From first line to last, give the material again unchanged.
──────
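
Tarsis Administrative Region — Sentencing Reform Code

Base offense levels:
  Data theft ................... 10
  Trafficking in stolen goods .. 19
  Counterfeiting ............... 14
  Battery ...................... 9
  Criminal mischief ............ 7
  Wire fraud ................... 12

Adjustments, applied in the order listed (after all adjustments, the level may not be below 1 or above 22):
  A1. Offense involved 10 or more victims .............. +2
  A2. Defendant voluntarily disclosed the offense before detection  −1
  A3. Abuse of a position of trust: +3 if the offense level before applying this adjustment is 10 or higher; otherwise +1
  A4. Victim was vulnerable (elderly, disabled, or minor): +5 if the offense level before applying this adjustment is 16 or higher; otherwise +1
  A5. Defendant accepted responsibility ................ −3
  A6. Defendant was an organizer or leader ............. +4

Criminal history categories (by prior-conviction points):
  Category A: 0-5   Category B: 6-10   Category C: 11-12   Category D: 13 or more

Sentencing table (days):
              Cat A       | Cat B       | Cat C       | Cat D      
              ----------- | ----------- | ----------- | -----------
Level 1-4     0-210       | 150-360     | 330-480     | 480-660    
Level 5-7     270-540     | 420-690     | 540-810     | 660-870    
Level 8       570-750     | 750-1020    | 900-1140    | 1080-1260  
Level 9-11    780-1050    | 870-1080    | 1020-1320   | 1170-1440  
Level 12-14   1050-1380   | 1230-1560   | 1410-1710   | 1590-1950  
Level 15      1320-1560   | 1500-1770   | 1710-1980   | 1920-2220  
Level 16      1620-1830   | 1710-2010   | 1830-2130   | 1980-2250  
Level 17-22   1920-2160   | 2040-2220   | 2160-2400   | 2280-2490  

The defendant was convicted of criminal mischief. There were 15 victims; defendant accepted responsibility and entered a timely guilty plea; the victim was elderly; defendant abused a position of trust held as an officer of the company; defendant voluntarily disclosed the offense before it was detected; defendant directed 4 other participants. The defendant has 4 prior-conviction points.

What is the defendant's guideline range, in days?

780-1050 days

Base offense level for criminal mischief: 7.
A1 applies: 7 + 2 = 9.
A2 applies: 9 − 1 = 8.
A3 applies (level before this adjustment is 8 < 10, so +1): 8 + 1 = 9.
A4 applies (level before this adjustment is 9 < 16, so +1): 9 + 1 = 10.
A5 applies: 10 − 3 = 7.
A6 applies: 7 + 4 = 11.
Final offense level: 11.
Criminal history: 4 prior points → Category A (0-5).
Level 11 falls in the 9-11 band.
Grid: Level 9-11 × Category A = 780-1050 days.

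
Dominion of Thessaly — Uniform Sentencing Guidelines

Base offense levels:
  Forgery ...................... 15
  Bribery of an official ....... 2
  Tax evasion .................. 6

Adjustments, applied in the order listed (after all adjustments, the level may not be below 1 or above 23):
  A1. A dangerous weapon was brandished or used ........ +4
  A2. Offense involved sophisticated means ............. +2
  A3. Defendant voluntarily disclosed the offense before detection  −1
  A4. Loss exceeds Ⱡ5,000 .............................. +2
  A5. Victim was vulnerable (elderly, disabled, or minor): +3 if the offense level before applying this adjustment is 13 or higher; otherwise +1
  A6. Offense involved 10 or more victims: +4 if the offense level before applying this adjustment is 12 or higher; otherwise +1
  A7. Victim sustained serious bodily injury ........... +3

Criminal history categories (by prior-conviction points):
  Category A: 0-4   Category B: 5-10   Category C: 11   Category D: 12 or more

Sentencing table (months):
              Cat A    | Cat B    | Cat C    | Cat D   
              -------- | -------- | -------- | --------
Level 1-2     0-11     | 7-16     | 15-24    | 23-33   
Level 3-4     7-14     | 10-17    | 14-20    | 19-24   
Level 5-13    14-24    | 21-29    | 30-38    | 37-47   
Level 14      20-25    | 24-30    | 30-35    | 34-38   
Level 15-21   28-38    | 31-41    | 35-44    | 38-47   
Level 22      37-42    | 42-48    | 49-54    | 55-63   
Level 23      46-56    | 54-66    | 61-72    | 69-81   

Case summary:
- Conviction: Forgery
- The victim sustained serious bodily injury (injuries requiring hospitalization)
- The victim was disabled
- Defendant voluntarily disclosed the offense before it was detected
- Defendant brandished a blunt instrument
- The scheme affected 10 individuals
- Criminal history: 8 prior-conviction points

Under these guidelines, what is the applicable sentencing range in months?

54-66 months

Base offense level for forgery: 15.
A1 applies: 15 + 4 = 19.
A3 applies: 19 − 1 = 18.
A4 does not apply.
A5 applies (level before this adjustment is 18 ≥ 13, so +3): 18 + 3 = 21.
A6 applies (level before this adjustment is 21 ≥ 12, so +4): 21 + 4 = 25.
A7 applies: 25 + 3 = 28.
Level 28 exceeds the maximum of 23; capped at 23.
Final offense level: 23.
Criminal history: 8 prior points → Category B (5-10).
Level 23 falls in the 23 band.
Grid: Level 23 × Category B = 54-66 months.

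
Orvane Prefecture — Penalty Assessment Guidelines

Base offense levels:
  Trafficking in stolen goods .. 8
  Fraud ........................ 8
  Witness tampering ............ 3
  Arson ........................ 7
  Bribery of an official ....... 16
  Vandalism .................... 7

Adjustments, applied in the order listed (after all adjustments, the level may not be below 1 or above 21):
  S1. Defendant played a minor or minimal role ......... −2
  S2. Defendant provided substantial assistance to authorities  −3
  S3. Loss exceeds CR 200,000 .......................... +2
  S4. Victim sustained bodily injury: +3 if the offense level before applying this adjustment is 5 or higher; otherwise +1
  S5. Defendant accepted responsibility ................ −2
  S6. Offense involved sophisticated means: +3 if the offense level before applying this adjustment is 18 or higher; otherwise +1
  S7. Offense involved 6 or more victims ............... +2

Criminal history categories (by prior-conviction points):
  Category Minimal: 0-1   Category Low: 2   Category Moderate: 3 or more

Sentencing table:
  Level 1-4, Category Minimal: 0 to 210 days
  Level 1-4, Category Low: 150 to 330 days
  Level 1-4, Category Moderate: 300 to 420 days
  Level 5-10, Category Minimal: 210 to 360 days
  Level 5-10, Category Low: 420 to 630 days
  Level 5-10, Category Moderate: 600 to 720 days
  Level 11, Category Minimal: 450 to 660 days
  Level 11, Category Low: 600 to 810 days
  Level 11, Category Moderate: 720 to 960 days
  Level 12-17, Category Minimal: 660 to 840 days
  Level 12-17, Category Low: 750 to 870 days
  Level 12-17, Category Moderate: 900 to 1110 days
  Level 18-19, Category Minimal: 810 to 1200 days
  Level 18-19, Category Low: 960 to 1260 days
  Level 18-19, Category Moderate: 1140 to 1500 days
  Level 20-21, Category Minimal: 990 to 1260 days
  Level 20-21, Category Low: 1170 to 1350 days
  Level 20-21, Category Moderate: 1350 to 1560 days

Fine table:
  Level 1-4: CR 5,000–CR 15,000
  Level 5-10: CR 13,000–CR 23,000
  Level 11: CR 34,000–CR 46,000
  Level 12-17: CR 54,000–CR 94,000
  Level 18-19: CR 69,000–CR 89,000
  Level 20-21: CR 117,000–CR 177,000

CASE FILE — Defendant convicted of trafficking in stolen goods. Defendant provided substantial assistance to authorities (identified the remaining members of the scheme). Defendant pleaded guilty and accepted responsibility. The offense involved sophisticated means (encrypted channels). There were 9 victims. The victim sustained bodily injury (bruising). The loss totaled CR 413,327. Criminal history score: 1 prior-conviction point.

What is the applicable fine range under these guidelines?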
──────
▸ **Reply**
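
Tarsis Administrative Region — Sentencing Reform Code

Base offense levels:
  Data theft ................... 10
  Trafficking in stolen goods .. 19
  Counterfeiting ............... 14
  Battery ...................... 9
  Criminal mischief ............ 7
  Wire fraud ................... 12

Adjustments, applied in the order listed (after all adjustments, the level may not be below 1 or above 22):
  A1. Offense involved 10 or more victims .............. +2
  A2. Defendant voluntarily disclosed the offense before detection  −1
  A3. Abuse of a position of trust: +3 if the offense level before applying this adjustment is 10 or higher; otherwise +1
  A4. Victim was vulnerable (elderly, disabled, or minor): +5 if the offense level before applying this adjustment is 16 or higher; otherwise +1
  A5. Defendant accepted responsibility ................ −3
  A6. Defendant was an organizer or leader ............. +4

Criminal history categories (by prior-conviction points):
  Category A: 0-5   Category B: 6-10   Category C: 11-12   Category D: 13 or more

Sentencing table (days):
              Cat A       | Cat B       | Cat C       | Cat D      
              ----------- | ----------- | ----------- | -----------
Level 1-4     0-210       | 150-360     | 330-480     | 480-660    
Level 5-7     270-540     | 420-690     | 540-810     | 660-870    
Level 8       570-750     | 750-1020    | 900-1140    | 1080-1260  
Level 9-11    780-1050    | 870-1080    | 1020-1320   | 1170-1440  
Level 12-14   1050-1380   | 1230-1560   | 1410-1710   | 1590-1950  
Level 15      1320-1560   | 1500-1770   | 1710-1980   | 1920-2220  
Level 16      1620-1830   | 1710-2010   | 1830-2130   | 1980-2250  
Level 17-22   1920-2160   | 2040-2220   | 2160-2400   | 2280-2490  

The defendant was convicted of criminal mischief. There were 15 victims; defendant accepted responsibility and entered a timely guilty plea; the victim was elderly; defendant abused a position of trust held as an officer of the company; defendant voluntarily disclosed the offense before it was detected; defendant directed 4 other participants. The defendant has 4 prior-conviction points.

What is the defendant's guideline range, in days?

780-1050 days

Base offense level for criminal mischief: 7.
A1 applies: 7 + 2 = 9.
A2 applies: 9 − 1 = 8.
A3 applies (level before this adjustment is 8 < 10, so +1): 8 + 1 = 9.
A4 applies (level before this adjustment is 9 < 16, so +1): 9 + 1 = 10.
A5 applies: 10 − 3 = 7.
A6 applies: 7 + 4 = 11.
Final offense level: 11.
Criminal history: 4 prior points → Category A (0-5).
Level 11 falls in the 9-11 band.
Grid: Level 9-11 × Category A = 780-1050 days.

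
Dominion of Thessaly — Uniform Sentencing Guidelines

Base offense levels:
  Forgery ...................... 15
  Bribery of an official ....... 2
  Tax evasion .................. 6

Adjustments, applied in the order listed (after all adjustments, the level may not be below 1 or above 23):
  A1. A dangerous weapon was brandished or used ........ +4
  A2. Offense involved sophisticated means ............. +2
  A3. Defendant voluntarily disclosed the offense before detection  −1
  A4. Loss exceeds Ⱡ5,000 .............................. +2
  A5. Victim was vulnerable (elderly, disabled, or minor): +3 if the offense level before applying this adjustment is 13 or higher; otherwise +1
  A6. Offense involved 10 or more victims: +4 if the offense level before applying this adjustment is 12 or higher; otherwise +1
  A7. Victim sustained serious bodily injury ........... +3

Criminal history categories (by prior-conviction points):
  Category A: 0-4   Category B: 5-10   Category C: 11   Category D: 12 or more

Sentencing table (months):
              Cat A    | Cat B    | Cat C    | Cat D   
              -------- | -------- | -------- | --------
Level 1-2     0-11     | 7-16     | 15-24    | 23-33   
Level 3-4     7-14     | 10-17    | 14-20    | 19-24   
Level 5-13    14-24    | 21-29    | 30-38    | 37-47   
Level 14      20-25    | 24-30    | 30-35    | 34-38   
Level 15-21   28-38    | 31-41    | 35-44    | 38-47   
Level 22      37-42    | 42-48    | 49-54    | 55-63   
Level 23      46-56    | 54-66    | 61-72    | 69-81   

Case summary:
- Conviction: Forgery
- The victim sustained serious bodily injury (injuries requiring hospitalization)
- The victim was disabled
- Defendant voluntarily disclosed the offense before it was detected
- Defendant brandished a blunt instrument
- The scheme affected 10 individuals
- Criminal history: 8 prior-conviction points

Under these guidelines, what is the applicable sentencing range in months?

54-66 months

Base offense level for forgery: 15.
A1 applies: 15 + 4 = 19.
A3 applies: 19 − 1 = 18.
A4 does not apply.
A5 applies (level before this adjustment is 18 ≥ 13, so +3): 18 + 3 = 21.
A6 applies (level before this adjustment is 21 ≥ 12, so +4): 21 + 4 = 25.
A7 applies: 25 + 3 = 28.
Level 28 exceeds the maximum of 23; capped at 23.
Final offense level: 23.
Criminal history: 8 prior points → Category B (5-10).
Level 23 falls in the 23 band.
Grid: Level 23 × Category B = 54-66 months.

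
Orvane Prefecture — Penalty Assessment Guidelines

Base offense levels:
  Trafficking in stolen goods .. 8
  Fraud ........................ 8
  Witness tampering ............ 3
  Arson ........................ 7
  Bribery of an official ....... 16
  Vandalism .................... 7

Adjustments, applied in the order listed (after all adjustments, the level may not be below 1 or above 21):
  S1. Defendant played a minor or minimal role ......... −2
  S2. Defendant provided substantial assistance to authorities  −3
  S3. Loss exceeds CR 200,000 .......................... +2
  S4. Victim sustained bodily injury: +3 if the offense level before applying this adjustment is 5 or higher; otherwise +1
  S5. Defendant accepted responsibility ................ −2
  S6. Offense involved sophisticated means: +3 if the offense level before applying this adjustment is 18 or higher; otherwise +1
  S7. Offense involved 6 or more victims ............... +2

Criminal history categories (by prior-conviction points):
  Category Minimal: 0-1   Category Low: 2   Category Moderate: 3 or more

Sentencing table:
  Level 1-4, Category Minimal: 0 to 210 days
  Level 1-4, Category Low: 150 to 330 days
  Level 1-4, Category Moderate: 300 to 420 days
  Level 5-10, Category Minimal: 210 to 360 days
  Level 5-10, Category Low: 420 to 630 days
  Level 5-10, Category Moderate: 600 to 720 days
  Level 11, Category Minimal: 450 to 660 days
  Level 11, Category Low: 600 to 810 days
  Level 11, Category Moderate: 720 to 960 days
  Level 12-17, Category Minimal: 660 to 840 days
  Level 12-17, Category Low: 750 to 870 days
  Level 12-17, Category Moderate: 900 to 1110 days
  Level 18-19, Category Minimal: 810 to 1200 days
  Level 18-19, Category Low: 960 to 1260 days
  Level 18-19, Category Moderate: 1140 to 1500 days
  Level 20-21, Category Minimal: 990 to 1260 days
  Level 20-21, Category Low: 1170 to 1350 days
  Level 20-21, Category Moderate: 1350 to 1560 days

Fine table:
  Level 1-4: CR 5,000–CR 15,000
  Level 5-10: CR 13,000–CR 23,000
  Level 11: CR 34,000–CR 46,000
  Level 12-17: CR 54,000–CR 94,000
  Level 18-19: CR 69,000–CR 89,000
  Level 20-21: CR 117,000–CR 177,000

CASE FILE — Defendant convicted of trafficking in stolen goods. Defendant provided substantial assistance to authorities (identified the remaining members of the scheme). Defendant pleaded guilty and accepted responsibility. The offense involved sophisticated means (encrypted channels). There were 9 victims. The victim sustained bodily injury (bruising). The loss totaled CR 413,327. Criminal history score: 1 prior-conviction point.

What is the applicable fine range under these guidelines?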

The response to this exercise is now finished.